:: Exercise details ::
Go through the entries, filter for the word "update", and copy every line that has it.

___ Entries supplied

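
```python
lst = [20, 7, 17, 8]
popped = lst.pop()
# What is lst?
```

[20, 7, 17]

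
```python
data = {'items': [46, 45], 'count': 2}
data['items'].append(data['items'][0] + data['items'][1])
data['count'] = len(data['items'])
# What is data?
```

After line 1: data = {'items': [46, 45], 'count': 2}
After line 2 (append 46 + 45 = 91): data = {'items': [46, 45, 91], 'count': 2}
After line 3 (count = len(items) = 3): data = {'items': [46, 45, 91], 'count': 3}

{'items': [46, 45, 91], 'count': 3}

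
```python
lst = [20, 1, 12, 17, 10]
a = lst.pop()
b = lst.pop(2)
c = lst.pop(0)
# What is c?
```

After line 1: lst = [20, 1, 12, 17, 10]
After line 2 (pop() -> a = 10): lst = [20, 1, 12, 17]
After line 3 (pop(2) -> b = 12): lst = [20, 1, 17]
After line 4 (pop(0) -> c = 20): lst = [1, 17]

20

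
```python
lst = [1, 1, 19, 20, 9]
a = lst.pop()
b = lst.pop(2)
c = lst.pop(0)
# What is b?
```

After line 1: lst = [1, 1, 19, 20, 9]
After line 2 (pop() -> a = 9): lst = [1, 1, 19, 20]
After line 3 (pop(2) -> b = 19): lst = [1, 1, 20]
After line 4 (pop(0) -> c = 1): lst = [1, 20]

19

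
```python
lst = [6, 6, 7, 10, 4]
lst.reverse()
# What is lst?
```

[4, 10, 7, 6, 6]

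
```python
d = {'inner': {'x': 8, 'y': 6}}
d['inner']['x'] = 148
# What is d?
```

After line 1: d = {'inner': {'x': 8, 'y': 6}}
After line 2 (inner x overwritten): d = {'inner': {'x': 148, 'y': 6}}

{'inner': {'x': 148, 'y': 6}}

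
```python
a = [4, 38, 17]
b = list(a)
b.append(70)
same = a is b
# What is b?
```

After line 1: a = [4, 38, 17]
After line 2 (b = list(a) is a shallow copy, new object): a = [4, 38, 17], b = [4, 38, 17]
After line 3 (append only mutates b): a = [4, 38, 17], b = [4, 38, 17, 70]
After line 4 (same = a is b; different objects -> False): same = False

[4, 38, 17, 70]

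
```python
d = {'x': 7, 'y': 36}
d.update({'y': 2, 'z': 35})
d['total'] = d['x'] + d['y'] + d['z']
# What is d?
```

After line 1: d = {'x': 7, 'y': 36}
After line 2 (y overwritten, z added): d = {'x': 7, 'y': 2, 'z': 35}
After line 3 (total = 7 + 2 + 35 = 44): d = {'x': 7, 'y': 2, 'z': 35, 'total': 44}

{'x': 7, 'y': 2, 'z': 35, 'total': 44}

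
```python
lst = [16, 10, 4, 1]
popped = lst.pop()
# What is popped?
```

1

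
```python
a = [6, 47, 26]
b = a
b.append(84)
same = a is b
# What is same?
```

After line 1: a = [6, 47, 26]
After line 2 (b = a is an alias, same object): a = [6, 47, 26], b = [6, 47, 26]
After line 3 (b.append mutates the shared list): a = [6, 47, 26, 84], b = [6, 47, 26, 84]
After line 4 (same = a is b; same object -> True): same = True

True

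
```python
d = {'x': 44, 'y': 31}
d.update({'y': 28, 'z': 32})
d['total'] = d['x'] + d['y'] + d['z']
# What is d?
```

After line 1: d = {'x': 44, 'y': 31}
After line 2 (y overwritten, z added): d = {'x': 44, 'y': 28, 'z': 32}
After line 3 (total = 44 + 28 + 32 = 104): d = {'x': 44, 'y': 28, 'z': 32, 'total': 104}

{'x': 44, 'y': 28, 'z': 32, 'total': 104}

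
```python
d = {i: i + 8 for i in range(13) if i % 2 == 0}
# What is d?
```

{0: 8, 2: 10, 4: 12, 6: 14, 8: 16, 10: 18, 12: 20}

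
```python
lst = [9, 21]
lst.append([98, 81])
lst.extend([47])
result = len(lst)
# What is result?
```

After line 1: lst = [9, 21]
After line 2 (append adds [98, 81] as single element): lst = [9, 21, [98, 81]]
After line 3 (extend unpacks [47], adds 47): lst = [9, 21, [98, 81], 47]
After line 4: result = len(lst) = 4

4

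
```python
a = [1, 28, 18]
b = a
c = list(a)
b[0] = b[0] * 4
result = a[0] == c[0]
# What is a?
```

After line 1: a = [1, 28, 18]
After line 2 (b = a, alias): a = [1, 28, 18], b = [1, 28, 18]
After line 3 (c = list(a) is a copy, new object): c = [1, 28, 18]
After line 4 (b[0] = 1 * 4 = 4; mutates shared a/b): a = b = [4, 28, 18], c = [1, 28, 18]
After line 5 (a[0] = 4, c[0] = 1; result = False)

[4, 28, 18]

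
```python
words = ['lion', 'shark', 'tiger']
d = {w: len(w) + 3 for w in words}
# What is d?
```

{'lion': 7, 'shark': 8, 'tiger': 8}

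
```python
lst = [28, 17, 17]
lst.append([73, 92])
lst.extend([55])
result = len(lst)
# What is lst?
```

After line 1: lst = [28, 17, 17]
After line 2 (append adds [73, 92] as single element): lst = [28, 17, 17, [73, 92]]
After line 3 (extend unpacks [55], adds 55): lst = [28, 17, 17, [73, 92], 55]
After line 4: result = len(lst) = 5

[28, 17, 17, [73, 92], 55]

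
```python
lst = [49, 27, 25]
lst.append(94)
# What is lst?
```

[49, 27, 25, 94]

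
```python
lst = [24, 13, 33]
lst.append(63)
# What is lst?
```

[24, 13, 33, 63]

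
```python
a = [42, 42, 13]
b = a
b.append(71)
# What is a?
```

After line 1: a = [42, 42, 13]
After line 2 (b = a is an alias, same object): a = [42, 42, 13], b = [42, 42, 13]
After line 3 (b.append mutates the shared list): a = [42, 42, 13, 71], b = [42, 42, 13, 71]

[42, 42, 13, 71]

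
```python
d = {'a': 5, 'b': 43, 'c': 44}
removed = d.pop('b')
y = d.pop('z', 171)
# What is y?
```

After line 1: d = {'a': 5, 'b': 43, 'c': 44}
After line 2 (pop 'b' returns 43): d = {'a': 5, 'c': 44}, removed = 43
After line 3 (pop 'z' missing, returns default 171): d = {'a': 5, 'c': 44}, y = 171

171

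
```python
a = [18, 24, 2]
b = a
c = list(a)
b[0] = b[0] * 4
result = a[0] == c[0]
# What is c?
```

After line 1: a = [18, 24, 2]
After line 2 (b = a, alias): a = [18, 24, 2], b = [18, 24, 2]
After line 3 (c = list(a) is a copy, new object): c = [18, 24, 2]
After line 4 (b[0] = 18 * 4 = 72; mutates shared a/b): a = b = [72, 24, 2], c = [18, 24, 2]
After line 5 (a[0] = 72, c[0] = 18; result = False)

[18, 24, 2]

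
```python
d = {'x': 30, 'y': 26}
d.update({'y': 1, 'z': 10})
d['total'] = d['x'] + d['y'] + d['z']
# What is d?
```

After line 1: d = {'x': 30, 'y': 26}
After line 2 (y overwritten, z added): d = {'x': 30, 'y': 1, 'z': 10}
After line 3 (total = 30 + 1 + 10 = 41): d = {'x': 30, 'y': 1, 'z': 10, 'total': 41}

{'x': 30, 'y': 1, 'z': 10, 'total': 41}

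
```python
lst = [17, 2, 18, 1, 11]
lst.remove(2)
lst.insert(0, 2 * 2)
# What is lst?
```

After line 1: lst = [17, 2, 18, 1, 11]
After line 2 (remove first 2): lst = [17, 18, 1, 11]
After line 3 (insert 4 at index 0): lst = [4, 17, 18, 1, 11]

[4, 17, 18, 1, 11]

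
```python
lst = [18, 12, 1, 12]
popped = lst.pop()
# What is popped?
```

12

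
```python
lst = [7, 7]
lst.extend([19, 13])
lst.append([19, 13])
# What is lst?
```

After line 1: lst = [7, 7]
After line 2 (extend unpacks [19, 13]): lst = [7, 7, 19, 13]
After line 3 (append adds [19, 13] as single element): lst = [7, 7, 19, 13, [19, 13]]

[7, 7, 19, 13, [19, 13]]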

______

:: Result of the exercise ::
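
d.update({'y': 2, 'z': 35})
d.update({'y': 28, 'z': 32})
d.update({'y': 1, 'z': 10})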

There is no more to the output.